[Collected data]

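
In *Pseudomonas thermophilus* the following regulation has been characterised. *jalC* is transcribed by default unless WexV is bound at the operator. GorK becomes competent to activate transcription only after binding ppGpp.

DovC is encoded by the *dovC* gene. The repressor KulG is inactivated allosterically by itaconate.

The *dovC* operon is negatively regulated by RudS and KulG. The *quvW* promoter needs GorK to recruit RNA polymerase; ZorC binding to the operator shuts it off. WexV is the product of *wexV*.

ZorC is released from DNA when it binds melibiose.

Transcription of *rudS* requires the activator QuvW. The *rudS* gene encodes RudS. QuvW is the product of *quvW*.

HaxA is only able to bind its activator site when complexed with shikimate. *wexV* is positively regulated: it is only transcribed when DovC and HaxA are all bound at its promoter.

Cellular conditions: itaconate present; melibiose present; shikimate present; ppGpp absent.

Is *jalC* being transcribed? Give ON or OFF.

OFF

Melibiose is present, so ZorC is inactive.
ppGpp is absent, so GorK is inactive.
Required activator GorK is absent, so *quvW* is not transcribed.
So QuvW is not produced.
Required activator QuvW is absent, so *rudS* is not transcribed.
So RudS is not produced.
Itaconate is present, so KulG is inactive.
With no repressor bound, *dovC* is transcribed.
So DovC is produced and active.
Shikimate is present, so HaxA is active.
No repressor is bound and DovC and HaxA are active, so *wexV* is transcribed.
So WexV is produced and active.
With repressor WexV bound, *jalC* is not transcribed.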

Exercise: The answer to this exercise is one number: how many lines of the records above contain the string "only".

Response to this task: 2